**Task objective**: Emit the line that holds "s.addr_hi = 1;" and all lines following it through the end of the data, verbatim, and nothing else.

**The input**:

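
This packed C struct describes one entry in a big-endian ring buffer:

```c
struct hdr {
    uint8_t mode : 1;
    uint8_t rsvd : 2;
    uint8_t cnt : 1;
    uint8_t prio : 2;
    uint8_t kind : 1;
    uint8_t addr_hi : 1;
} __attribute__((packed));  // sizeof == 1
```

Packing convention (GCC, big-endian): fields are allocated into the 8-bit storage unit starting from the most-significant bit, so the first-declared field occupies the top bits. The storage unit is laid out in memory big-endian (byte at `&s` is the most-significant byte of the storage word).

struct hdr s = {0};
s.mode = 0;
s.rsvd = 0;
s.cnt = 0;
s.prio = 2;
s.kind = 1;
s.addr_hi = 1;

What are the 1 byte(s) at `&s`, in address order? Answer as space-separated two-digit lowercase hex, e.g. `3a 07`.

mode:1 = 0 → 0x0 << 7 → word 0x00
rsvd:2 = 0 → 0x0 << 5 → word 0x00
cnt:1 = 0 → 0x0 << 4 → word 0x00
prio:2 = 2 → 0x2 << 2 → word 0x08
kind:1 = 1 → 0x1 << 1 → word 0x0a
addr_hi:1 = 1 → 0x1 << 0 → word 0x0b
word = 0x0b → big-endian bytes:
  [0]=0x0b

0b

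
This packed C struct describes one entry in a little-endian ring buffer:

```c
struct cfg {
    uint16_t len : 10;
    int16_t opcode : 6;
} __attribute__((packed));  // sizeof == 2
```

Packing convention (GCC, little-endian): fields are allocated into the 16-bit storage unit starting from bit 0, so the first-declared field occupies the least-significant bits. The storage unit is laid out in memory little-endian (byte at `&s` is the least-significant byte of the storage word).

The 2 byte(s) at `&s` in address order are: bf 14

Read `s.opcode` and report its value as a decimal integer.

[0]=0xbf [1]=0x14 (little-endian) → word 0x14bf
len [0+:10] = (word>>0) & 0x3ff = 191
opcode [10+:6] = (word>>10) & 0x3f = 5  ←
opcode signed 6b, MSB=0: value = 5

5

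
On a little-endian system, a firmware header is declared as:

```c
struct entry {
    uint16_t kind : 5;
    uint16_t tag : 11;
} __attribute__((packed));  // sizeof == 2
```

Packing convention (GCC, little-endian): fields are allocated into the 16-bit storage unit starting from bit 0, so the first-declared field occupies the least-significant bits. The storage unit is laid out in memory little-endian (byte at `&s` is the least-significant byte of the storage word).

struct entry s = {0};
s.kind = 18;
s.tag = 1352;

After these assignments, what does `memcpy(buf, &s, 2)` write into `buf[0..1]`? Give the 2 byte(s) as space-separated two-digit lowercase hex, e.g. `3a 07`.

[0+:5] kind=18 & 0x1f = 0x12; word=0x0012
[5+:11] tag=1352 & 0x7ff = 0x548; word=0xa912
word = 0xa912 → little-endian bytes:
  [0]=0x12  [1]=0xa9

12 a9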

**Answer section**:
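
s.addr_hi = 1;

What are the 1 byte(s) at `&s`, in address order? Answer as space-separated two-digit lowercase hex, e.g. `3a 07`.

mode:1 = 0 → 0x0 << 7 → word 0x00
rsvd:2 = 0 → 0x0 << 5 → word 0x00
cnt:1 = 0 → 0x0 << 4 → word 0x00
prio:2 = 2 → 0x2 << 2 → word 0x08
kind:1 = 1 → 0x1 << 1 → word 0x0a
addr_hi:1 = 1 → 0x1 << 0 → word 0x0b
word = 0x0b → big-endian bytes:
  [0]=0x0b

0b

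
This packed C struct describes one entry in a little-endian ring buffer:

```c
struct cfg {
    uint16_t len : 10;
    int16_t opcode : 6;
} __attribute__((packed));  // sizeof == 2
```

Packing convention (GCC, little-endian): fields are allocated into the 16-bit storage unit starting from bit 0, so the first-declared field occupies the least-significant bits. The storage unit is laid out in memory little-endian (byte at `&s` is the least-significant byte of the storage word).

The 2 byte(s) at `&s` in address order are: bf 14

Read `s.opcode` and report its value as a decimal integer.

[0]=0xbf [1]=0x14 (little-endian) → word 0x14bf
len [0+:10] = (word>>0) & 0x3ff = 191
opcode [10+:6] = (word>>10) & 0x3f = 5  ←
opcode signed 6b, MSB=0: value = 5

5

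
On a little-endian system, a firmware header is declared as:

```c
struct entry {
    uint16_t kind : 5;
    uint16_t tag : 11;
} __attribute__((packed));  // sizeof == 2
```

Packing convention (GCC, little-endian): fields are allocated into the 16-bit storage unit starting from bit 0, so the first-declared field occupies the least-significant bits. The storage unit is laid out in memory little-endian (byte at `&s` is the least-significant byte of the storage word).

struct entry s = {0};
s.kind = 18;
s.tag = 1352;

After these assignments, what does `memcpy(buf, &s, 2)` write into `buf[0..1]`? Give the 2 byte(s) as space-separated two-digit lowercase hex, e.g. `3a 07`.

[0+:5] kind=18 & 0x1f = 0x12; word=0x0012
[5+:11] tag=1352 & 0x7ff = 0x548; word=0xa912
word = 0xa912 → little-endian bytes:
  [0]=0x12  [1]=0xa9

12 a9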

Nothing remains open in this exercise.